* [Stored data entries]
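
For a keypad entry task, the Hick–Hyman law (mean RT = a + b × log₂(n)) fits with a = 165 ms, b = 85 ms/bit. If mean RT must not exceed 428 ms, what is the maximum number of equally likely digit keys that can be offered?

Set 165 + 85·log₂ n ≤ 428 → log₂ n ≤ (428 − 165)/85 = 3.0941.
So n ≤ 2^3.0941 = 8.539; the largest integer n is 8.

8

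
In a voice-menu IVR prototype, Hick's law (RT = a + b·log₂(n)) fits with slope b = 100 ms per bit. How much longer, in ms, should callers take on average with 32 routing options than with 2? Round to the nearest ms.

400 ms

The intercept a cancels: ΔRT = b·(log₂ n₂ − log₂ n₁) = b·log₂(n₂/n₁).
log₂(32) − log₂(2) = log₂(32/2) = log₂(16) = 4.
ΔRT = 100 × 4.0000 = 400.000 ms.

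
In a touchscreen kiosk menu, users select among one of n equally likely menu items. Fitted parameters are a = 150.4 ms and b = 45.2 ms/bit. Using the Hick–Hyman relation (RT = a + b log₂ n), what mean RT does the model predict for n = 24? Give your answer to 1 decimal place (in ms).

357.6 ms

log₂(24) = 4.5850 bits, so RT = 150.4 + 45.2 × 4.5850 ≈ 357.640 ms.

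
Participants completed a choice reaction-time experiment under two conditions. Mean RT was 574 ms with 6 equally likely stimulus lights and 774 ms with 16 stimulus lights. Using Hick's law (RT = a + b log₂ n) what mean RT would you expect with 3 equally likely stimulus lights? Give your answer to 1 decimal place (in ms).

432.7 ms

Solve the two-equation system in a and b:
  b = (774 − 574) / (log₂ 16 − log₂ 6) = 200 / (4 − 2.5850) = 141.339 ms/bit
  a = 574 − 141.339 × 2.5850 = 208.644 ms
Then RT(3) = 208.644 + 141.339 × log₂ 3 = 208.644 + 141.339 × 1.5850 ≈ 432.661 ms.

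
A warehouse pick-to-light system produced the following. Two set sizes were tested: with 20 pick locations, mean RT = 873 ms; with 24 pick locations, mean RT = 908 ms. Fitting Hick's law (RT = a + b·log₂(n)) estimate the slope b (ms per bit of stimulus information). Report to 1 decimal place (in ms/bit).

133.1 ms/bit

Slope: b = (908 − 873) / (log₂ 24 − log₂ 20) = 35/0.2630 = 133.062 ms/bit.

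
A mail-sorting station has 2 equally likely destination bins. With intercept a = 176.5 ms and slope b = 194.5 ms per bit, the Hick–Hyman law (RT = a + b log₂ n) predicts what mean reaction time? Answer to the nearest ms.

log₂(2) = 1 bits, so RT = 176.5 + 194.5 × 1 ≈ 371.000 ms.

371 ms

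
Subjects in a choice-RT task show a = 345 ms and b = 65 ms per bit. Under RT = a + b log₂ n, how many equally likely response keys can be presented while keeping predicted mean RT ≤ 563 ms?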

--

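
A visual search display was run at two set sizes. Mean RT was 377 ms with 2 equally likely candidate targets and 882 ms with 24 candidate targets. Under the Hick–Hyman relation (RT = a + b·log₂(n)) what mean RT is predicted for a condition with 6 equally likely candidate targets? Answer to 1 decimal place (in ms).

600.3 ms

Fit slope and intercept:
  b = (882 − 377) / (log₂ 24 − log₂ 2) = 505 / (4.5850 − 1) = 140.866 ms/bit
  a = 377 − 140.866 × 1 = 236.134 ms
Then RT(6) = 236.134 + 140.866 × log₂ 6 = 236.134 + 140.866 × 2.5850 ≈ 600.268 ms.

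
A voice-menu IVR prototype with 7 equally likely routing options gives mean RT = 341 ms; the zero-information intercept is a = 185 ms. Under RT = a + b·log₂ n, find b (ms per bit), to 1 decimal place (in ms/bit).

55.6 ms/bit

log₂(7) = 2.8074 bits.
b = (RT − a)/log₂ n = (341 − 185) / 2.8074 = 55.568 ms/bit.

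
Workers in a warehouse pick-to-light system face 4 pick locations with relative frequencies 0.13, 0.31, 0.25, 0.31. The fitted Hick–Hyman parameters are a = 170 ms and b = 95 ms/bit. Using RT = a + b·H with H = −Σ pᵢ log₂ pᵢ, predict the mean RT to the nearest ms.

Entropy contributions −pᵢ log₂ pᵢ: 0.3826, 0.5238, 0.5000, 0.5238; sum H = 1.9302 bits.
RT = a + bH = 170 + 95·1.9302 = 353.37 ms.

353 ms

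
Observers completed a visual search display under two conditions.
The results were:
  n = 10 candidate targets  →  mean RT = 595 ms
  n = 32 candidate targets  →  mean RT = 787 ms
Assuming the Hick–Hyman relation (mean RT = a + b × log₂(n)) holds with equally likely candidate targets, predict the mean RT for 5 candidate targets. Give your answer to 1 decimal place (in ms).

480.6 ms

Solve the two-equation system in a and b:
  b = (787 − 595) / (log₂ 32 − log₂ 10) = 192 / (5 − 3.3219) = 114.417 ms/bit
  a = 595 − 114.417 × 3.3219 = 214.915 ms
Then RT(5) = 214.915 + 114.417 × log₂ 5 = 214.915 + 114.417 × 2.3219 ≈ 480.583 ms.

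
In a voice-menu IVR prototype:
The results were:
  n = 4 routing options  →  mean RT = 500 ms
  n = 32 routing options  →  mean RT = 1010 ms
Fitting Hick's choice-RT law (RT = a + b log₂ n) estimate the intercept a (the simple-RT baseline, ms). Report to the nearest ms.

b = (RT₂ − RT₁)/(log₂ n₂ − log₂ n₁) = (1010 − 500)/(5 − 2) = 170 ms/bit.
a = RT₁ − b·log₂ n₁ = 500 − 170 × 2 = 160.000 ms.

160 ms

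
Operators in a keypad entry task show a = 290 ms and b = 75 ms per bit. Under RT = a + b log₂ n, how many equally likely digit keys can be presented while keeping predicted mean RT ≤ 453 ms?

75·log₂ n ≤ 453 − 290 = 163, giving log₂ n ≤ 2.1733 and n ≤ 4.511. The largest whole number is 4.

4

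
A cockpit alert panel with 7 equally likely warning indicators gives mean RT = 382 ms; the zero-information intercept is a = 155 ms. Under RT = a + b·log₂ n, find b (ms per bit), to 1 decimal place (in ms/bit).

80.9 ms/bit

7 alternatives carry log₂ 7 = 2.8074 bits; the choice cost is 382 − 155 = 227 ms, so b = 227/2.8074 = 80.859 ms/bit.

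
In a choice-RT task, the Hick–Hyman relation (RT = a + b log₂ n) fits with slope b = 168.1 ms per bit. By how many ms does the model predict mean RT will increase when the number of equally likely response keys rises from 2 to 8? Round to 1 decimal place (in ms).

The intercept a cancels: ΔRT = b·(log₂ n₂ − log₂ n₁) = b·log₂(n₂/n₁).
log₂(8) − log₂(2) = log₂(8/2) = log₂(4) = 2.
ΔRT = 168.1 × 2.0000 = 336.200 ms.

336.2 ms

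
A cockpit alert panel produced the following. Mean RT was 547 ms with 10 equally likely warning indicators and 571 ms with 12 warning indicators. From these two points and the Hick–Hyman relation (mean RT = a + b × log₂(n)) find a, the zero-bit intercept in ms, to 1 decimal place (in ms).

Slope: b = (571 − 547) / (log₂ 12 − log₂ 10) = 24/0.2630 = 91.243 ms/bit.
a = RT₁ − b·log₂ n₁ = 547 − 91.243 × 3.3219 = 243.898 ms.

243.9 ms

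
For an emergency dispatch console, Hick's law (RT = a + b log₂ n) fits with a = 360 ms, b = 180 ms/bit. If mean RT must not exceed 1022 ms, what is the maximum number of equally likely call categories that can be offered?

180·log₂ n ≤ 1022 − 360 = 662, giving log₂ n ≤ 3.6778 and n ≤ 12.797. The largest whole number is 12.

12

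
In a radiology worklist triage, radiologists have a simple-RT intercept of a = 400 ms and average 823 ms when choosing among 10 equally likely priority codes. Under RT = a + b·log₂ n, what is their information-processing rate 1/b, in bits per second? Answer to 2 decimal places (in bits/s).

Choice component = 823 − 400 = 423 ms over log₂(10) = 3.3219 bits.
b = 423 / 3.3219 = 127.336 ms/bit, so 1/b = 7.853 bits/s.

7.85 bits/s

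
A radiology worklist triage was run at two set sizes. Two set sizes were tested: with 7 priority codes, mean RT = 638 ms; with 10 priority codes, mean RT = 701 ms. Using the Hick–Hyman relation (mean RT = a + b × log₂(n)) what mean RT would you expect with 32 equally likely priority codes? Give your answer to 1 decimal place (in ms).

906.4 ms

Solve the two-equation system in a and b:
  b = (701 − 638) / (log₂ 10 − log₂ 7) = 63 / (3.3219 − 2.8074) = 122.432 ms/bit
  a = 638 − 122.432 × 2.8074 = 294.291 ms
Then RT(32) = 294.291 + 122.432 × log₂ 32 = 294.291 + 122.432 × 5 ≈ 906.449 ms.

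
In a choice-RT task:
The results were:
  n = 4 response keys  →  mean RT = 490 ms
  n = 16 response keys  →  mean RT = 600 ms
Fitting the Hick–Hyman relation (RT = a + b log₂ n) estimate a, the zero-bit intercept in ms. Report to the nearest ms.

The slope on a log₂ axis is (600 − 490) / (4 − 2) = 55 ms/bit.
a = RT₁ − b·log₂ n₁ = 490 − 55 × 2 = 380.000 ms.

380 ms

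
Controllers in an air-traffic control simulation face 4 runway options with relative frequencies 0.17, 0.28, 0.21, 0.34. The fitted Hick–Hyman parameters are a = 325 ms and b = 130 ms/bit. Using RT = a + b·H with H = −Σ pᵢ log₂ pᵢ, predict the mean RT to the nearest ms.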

* * *

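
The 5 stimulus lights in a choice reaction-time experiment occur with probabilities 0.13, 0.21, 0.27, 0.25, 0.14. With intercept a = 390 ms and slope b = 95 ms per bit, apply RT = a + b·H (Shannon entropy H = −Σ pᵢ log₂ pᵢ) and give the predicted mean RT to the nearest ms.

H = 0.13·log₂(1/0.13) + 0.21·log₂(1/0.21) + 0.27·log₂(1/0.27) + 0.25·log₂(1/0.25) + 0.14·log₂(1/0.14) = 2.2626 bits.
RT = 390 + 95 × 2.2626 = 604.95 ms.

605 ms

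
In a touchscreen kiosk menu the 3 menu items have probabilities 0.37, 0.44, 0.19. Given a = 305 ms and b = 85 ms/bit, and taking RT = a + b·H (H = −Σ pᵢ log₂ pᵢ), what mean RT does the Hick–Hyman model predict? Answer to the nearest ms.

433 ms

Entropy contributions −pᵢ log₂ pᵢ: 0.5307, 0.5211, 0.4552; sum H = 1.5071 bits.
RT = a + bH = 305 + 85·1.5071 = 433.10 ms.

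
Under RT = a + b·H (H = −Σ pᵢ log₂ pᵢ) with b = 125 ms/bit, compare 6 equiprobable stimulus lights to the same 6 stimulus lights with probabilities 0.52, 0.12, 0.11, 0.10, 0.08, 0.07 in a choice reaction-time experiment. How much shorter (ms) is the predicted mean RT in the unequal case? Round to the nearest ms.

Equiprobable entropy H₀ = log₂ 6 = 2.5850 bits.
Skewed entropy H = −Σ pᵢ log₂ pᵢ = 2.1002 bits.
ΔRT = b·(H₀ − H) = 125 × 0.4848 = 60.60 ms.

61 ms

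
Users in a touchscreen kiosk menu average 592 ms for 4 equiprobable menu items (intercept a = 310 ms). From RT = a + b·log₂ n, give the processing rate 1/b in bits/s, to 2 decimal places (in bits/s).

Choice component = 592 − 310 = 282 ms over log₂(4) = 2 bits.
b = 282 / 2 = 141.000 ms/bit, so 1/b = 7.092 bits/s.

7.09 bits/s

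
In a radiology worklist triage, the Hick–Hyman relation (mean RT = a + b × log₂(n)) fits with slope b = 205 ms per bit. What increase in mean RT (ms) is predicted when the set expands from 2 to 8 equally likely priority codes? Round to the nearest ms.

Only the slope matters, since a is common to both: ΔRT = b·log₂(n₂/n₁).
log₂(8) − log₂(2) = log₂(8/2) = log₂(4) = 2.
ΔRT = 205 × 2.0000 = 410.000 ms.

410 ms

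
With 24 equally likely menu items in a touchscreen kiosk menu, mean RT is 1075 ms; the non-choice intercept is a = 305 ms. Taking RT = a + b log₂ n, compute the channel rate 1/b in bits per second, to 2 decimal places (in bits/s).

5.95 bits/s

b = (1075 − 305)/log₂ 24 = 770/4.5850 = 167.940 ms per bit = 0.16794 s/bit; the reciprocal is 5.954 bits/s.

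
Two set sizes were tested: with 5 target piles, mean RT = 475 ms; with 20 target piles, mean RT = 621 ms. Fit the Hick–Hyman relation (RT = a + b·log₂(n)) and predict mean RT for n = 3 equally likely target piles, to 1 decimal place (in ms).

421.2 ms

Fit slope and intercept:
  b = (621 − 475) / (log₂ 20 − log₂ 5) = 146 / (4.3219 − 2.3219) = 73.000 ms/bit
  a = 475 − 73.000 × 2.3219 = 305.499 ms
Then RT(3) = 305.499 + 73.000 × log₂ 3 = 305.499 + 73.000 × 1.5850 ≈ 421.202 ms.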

* [What the task requires] Working from the records above, write out verbatim only the lines from the line containing "In a touchscreen kiosk menu, users" through the line containing "Subjects in a".

* [Output for this task]
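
In a touchscreen kiosk menu, users select among one of n equally likely menu items. Fitted parameters are a = 150.4 ms and b = 45.2 ms/bit. Using the Hick–Hyman relation (RT = a + b log₂ n), what mean RT does the model predict for n = 24? Give your answer to 1 decimal place (in ms).

357.6 ms

log₂(24) = 4.5850 bits, so RT = 150.4 + 45.2 × 4.5850 ≈ 357.640 ms.

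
Participants completed a choice reaction-time experiment under two conditions. Mean RT was 574 ms with 6 equally likely stimulus lights and 774 ms with 16 stimulus lights. Using Hick's law (RT = a + b log₂ n) what mean RT would you expect with 3 equally likely stimulus lights? Give your answer to 1 decimal place (in ms).

432.7 ms

Solve the two-equation system in a and b:
  b = (774 − 574) / (log₂ 16 − log₂ 6) = 200 / (4 − 2.5850) = 141.339 ms/bit
  a = 574 − 141.339 × 2.5850 = 208.644 ms
Then RT(3) = 208.644 + 141.339 × log₂ 3 = 208.644 + 141.339 × 1.5850 ≈ 432.661 ms.

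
A warehouse pick-to-light system produced the following. Two set sizes were tested: with 20 pick locations, mean RT = 873 ms; with 24 pick locations, mean RT = 908 ms. Fitting Hick's law (RT = a + b·log₂(n)) estimate the slope b (ms per bit of stimulus information). Report to 1 decimal place (in ms/bit).

133.1 ms/bit

Slope: b = (908 − 873) / (log₂ 24 − log₂ 20) = 35/0.2630 = 133.062 ms/bit.

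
A mail-sorting station has 2 equally likely destination bins. With intercept a = 176.5 ms and slope b = 194.5 ms per bit, the Hick–Hyman law (RT = a + b log₂ n) predicts what mean reaction time? Answer to the nearest ms.

log₂(2) = 1 bits, so RT = 176.5 + 194.5 × 1 ≈ 371.000 ms.

371 ms

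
Subjects in a choice-RT task show a = 345 ms and b = 65 ms per bit. Under RT = a + b log₂ n, how many equally likely response keys can be presented while keeping predicted mean RT ≤ 563 ms?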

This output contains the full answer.